The problem
In the entries that follow, the first line to write out is the one containing "0322.80.04 — Frozen fish fillets: 3.5%", and the last is the one containing "9264.31.71 — Knitted cotton T-shirts: 28.5%". Reproduce that stretch exactly, with nothing before or after it.

*** Data for review ***

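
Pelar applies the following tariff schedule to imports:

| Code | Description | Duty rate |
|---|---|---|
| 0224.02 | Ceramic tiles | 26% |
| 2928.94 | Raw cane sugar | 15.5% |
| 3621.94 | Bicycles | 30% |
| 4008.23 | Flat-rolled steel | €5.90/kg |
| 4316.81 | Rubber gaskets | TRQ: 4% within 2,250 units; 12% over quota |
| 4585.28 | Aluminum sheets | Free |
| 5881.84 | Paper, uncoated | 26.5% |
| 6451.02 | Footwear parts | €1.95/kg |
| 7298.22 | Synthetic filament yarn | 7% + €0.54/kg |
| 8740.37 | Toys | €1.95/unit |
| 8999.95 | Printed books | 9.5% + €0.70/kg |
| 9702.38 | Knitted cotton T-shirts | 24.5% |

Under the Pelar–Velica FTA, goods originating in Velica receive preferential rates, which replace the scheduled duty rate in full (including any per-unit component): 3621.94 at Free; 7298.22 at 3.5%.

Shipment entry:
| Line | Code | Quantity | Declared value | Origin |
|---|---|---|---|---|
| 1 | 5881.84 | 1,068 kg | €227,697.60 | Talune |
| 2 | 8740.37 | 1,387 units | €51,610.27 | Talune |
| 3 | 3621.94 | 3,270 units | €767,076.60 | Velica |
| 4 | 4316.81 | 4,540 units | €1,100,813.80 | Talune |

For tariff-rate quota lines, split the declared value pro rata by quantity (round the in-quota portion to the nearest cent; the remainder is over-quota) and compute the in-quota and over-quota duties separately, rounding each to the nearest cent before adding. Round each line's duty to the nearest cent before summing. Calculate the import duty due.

€151,497.57

Line 1 (5881.84, Talune, 1,068 kg, €227,697.60):
Base rate for 5881.84 is 26.5%.
Duty = €227,697.60 × 26.5% = €60,339.86.
Line 2 (8740.37, Talune, 1,387 units, €51,610.27):
Base rate for 8740.37 is €1.95/unit.
Duty = 1,387 × €1.95 = €2,704.65.
Line 3 (3621.94, Velica, 3,270 units, €767,076.60):
Base rate for 3621.94 is 30%.
Origin Velica qualifies under the Pelar–Velica agreement and 3621.94 is covered: preferential rate Free applies instead.
Duty = €767,076.60 × 0% = €0.00.
Line 4 (4316.81, Talune, 4,540 units, €1,100,813.80):
Code 4316.81 is under a tariff-rate quota (threshold 2,250 units). In-quota: 2,250 units at 4%; over-quota: 2,290 units at 12%.
Pro-rata value split: in-quota = €1,100,813.80 × 2,250/4,540 = €545,557.50; over-quota = €1,100,813.80 − €545,557.50 = €555,256.30.
In-quota duty = €545,557.50 × 4% = €21,822.30. Over-quota duty = €555,256.30 × 12% = €66,630.76.
Line duty = €21,822.30 + €66,630.76 = €88,453.06.
Total = €60,339.86 + €2,704.65 + €0.00 + €88,453.06 = €151,497.57.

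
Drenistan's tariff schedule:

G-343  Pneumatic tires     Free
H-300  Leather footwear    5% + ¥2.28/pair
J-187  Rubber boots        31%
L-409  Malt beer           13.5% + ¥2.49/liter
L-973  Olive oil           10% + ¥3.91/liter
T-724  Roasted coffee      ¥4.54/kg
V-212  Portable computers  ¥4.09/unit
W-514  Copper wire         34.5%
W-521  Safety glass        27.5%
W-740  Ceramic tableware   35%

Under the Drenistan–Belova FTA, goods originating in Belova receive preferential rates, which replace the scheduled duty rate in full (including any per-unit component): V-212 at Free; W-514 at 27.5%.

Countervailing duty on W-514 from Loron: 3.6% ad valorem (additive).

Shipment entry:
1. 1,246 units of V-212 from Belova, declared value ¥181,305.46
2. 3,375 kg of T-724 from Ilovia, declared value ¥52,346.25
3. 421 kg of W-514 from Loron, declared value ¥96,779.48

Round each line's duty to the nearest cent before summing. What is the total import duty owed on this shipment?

Line 1 (V-212, Belova, 1,246 units, ¥181,305.46):
Base rate for V-212 is ¥4.09/unit.
Origin Belova qualifies under the Drenistan–Belova agreement and V-212 is covered: preferential rate Free applies instead.
Duty = ¥181,305.46 × 0% = ¥0.00.
Line 2 (T-724, Ilovia, 3,375 kg, ¥52,346.25):
Base rate for T-724 is ¥4.54/kg.
Duty = 3,375 × ¥4.54 = ¥15,322.50.
Line 3 (W-514, Loron, 421 kg, ¥96,779.48):
Base rate for W-514 is 34.5%.
W-514 has an FTA preferential rate, but origin Loron is not Belova; base rate stands.
Additional duty on W-514 from Loron: +3.6%. Applied ad valorem rate: 34.5% + 3.6% = 38.1%.
Duty = ¥96,779.48 × 38.1% = ¥36,872.98.
Total = ¥0.00 + ¥15,322.50 + ¥36,872.98 = ¥52,195.48.

¥52,195.48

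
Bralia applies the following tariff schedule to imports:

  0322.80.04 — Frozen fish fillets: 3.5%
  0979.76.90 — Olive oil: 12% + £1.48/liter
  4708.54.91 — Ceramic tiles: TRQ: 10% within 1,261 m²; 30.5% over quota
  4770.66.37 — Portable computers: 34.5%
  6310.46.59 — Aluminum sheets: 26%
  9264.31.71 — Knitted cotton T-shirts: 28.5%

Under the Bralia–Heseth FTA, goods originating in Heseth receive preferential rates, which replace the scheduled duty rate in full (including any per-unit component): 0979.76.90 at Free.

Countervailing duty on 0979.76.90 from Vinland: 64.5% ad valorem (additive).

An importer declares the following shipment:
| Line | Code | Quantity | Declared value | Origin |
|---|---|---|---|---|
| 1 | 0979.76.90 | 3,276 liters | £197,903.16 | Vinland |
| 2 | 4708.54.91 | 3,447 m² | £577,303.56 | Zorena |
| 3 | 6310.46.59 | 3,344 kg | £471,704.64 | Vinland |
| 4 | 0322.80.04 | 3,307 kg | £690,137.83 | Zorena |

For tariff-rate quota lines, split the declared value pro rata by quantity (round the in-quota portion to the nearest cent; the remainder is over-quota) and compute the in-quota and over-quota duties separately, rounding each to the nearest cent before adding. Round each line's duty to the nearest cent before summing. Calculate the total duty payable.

£435,825.60

Line 1 (0979.76.90, Vinland, 3,276 liters, £197,903.16):
Base rate for 0979.76.90 is 12% + £1.48/liter.
0979.76.90 has an FTA preferential rate, but origin Vinland is not Heseth; base rate stands.
Additional duty on 0979.76.90 from Vinland: +64.5%. Applied ad valorem rate: 12% + 64.5% = 76.5%.
Duty = £197,903.16 × 76.5% + 3,276 × £1.48 = £156,244.40.
Line 2 (4708.54.91, Zorena, 3,447 m², £577,303.56):
Code 4708.54.91 is under a tariff-rate quota (threshold 1,261 m²). In-quota: 1,261 m² at 10%; over-quota: 2,186 m² at 30.5%.
Pro-rata value split: in-quota = £577,303.56 × 1,261/3,447 = £211,192.28; over-quota = £577,303.56 − £211,192.28 = £366,111.28.
In-quota duty = £211,192.28 × 10% = £21,119.23. Over-quota duty = £366,111.28 × 30.5% = £111,663.94.
Line duty = £21,119.23 + £111,663.94 = £132,783.17.
Line 3 (6310.46.59, Vinland, 3,344 kg, £471,704.64):
Base rate for 6310.46.59 is 26%.
Duty = £471,704.64 × 26% = £122,643.21.
Line 4 (0322.80.04, Zorena, 3,307 kg, £690,137.83):
Base rate for 0322.80.04 is 3.5%.
Duty = £690,137.83 × 3.5% = £24,154.82.
Total = £156,244.40 + £132,783.17 + £122,643.21 + £24,154.82 = £435,825.60.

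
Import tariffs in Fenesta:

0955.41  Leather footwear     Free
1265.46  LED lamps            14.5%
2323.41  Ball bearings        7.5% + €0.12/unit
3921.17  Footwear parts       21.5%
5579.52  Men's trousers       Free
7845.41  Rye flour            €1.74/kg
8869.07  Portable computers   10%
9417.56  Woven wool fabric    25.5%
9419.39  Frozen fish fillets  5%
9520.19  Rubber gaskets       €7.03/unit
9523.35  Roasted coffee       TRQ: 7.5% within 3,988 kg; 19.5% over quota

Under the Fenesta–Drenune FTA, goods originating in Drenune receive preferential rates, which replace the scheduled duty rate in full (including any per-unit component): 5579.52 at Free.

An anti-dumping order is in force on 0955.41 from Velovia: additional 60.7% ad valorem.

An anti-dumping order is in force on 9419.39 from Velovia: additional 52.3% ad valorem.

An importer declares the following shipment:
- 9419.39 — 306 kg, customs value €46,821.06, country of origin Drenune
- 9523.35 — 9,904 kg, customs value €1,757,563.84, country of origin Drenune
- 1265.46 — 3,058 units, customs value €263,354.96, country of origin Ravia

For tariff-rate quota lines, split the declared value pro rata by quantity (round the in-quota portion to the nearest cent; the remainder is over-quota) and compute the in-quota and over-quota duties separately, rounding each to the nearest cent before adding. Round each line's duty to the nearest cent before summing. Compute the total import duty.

Line 1 (9419.39, Drenune, 306 kg, €46,821.06):
Base rate for 9419.39 is 5%.
Origin Drenune is the FTA partner but 9419.39 is not on the preference list; base rate stands.
The additional-duty order on 9419.39 targets Velovia, not Drenune; it does not apply.
Duty = €46,821.06 × 5% = €2,341.05.
Line 2 (9523.35, Drenune, 9,904 kg, €1,757,563.84):
Code 9523.35 is under a tariff-rate quota (threshold 3,988 kg). In-quota: 3,988 kg at 7.5%; over-quota: 5,916 kg at 19.5%.
Pro-rata value split: in-quota = €1,757,563.84 × 3,988/9,904 = €707,710.48; over-quota = €1,757,563.84 − €707,710.48 = €1,049,853.36.
In-quota duty = €707,710.48 × 7.5% = €53,078.29. Over-quota duty = €1,049,853.36 × 19.5% = €204,721.41.
Line duty = €53,078.29 + €204,721.41 = €257,799.70.
Line 3 (1265.46, Ravia, 3,058 units, €263,354.96):
Base rate for 1265.46 is 14.5%.
Duty = €263,354.96 × 14.5% = €38,186.47.
Total = €2,341.05 + €257,799.70 + €38,186.47 = €298,327.22.

€298,327.22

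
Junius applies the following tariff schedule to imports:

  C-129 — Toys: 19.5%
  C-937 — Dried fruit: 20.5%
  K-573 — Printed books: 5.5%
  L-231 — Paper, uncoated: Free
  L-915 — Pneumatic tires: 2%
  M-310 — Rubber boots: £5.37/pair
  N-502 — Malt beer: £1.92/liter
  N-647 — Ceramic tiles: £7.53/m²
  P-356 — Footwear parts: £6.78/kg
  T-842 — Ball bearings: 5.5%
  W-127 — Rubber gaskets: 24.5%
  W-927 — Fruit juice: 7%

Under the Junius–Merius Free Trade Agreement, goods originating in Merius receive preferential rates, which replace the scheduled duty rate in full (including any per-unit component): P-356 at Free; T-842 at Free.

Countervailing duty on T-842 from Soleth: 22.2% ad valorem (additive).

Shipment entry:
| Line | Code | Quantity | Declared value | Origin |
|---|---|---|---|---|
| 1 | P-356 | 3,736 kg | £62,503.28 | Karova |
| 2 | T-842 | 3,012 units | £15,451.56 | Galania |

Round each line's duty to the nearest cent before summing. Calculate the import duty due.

Line 1 (P-356, Karova, 3,736 kg, £62,503.28):
Base rate for P-356 is £6.78/kg.
P-356 has an FTA preferential rate, but origin Karova is not Merius; base rate stands.
Duty = 3,736 × £6.78 = £25,330.08.
Line 2 (T-842, Galania, 3,012 units, £15,451.56):
Base rate for T-842 is 5.5%.
T-842 has an FTA preferential rate, but origin Galania is not Merius; base rate stands.
The additional-duty order on T-842 targets Soleth, not Galania; it does not apply.
Duty = £15,451.56 × 5.5% = £849.84.
Total = £25,330.08 + £849.84 = £26,179.92.

£26,179.92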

*** End of Data for review ***

Your response
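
  0322.80.04 — Frozen fish fillets: 3.5%
  0979.76.90 — Olive oil: 12% + £1.48/liter
  4708.54.91 — Ceramic tiles: TRQ: 10% within 1,261 m²; 30.5% over quota
  4770.66.37 — Portable computers: 34.5%
  6310.46.59 — Aluminum sheets: 26%
  9264.31.71 — Knitted cotton T-shirts: 28.5%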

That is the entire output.